Exact reproduction is needed for the lines from the one with "output Y = n5" to the end of the listing below, and for no other lines.

──────────

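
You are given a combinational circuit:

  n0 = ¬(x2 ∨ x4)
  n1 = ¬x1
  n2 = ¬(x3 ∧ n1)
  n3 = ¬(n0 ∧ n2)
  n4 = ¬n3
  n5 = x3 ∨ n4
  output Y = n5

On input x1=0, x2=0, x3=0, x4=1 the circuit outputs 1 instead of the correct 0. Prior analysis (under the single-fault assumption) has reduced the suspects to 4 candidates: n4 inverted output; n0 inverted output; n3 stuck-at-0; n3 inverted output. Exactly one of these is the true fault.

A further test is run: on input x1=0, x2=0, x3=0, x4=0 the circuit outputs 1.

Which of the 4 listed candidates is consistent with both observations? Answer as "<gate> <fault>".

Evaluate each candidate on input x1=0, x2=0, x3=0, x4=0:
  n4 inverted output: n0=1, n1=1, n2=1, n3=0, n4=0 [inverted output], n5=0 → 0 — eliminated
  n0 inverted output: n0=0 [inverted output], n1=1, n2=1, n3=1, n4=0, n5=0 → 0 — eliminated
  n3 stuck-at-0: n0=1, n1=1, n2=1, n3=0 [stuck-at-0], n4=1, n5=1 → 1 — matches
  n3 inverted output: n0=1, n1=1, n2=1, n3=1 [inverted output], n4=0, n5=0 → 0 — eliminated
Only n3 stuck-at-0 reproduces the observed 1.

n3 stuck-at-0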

──────────

Written response
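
  output Y = n5

On input x1=0, x2=0, x3=0, x4=1 the circuit outputs 1 instead of the correct 0. Prior analysis (under the single-fault assumption) has reduced the suspects to 4 candidates: n4 inverted output; n0 inverted output; n3 stuck-at-0; n3 inverted output. Exactly one of these is the true fault.

A further test is run: on input x1=0, x2=0, x3=0, x4=0 the circuit outputs 1.

Which of the 4 listed candidates is consistent with both observations? Answer as "<gate> <fault>".

Evaluate each candidate on input x1=0, x2=0, x3=0, x4=0:
  n4 inverted output: n0=1, n1=1, n2=1, n3=0, n4=0 [inverted output], n5=0 → 0 — eliminated
  n0 inverted output: n0=0 [inverted output], n1=1, n2=1, n3=1, n4=0, n5=0 → 0 — eliminated
  n3 stuck-at-0: n0=1, n1=1, n2=1, n3=0 [stuck-at-0], n4=1, n5=1 → 1 — matches
  n3 inverted output: n0=1, n1=1, n2=1, n3=1 [inverted output], n4=0, n5=0 → 0 — eliminated
Only n3 stuck-at-0 reproduces the observed 1.

n3 stuck-at-0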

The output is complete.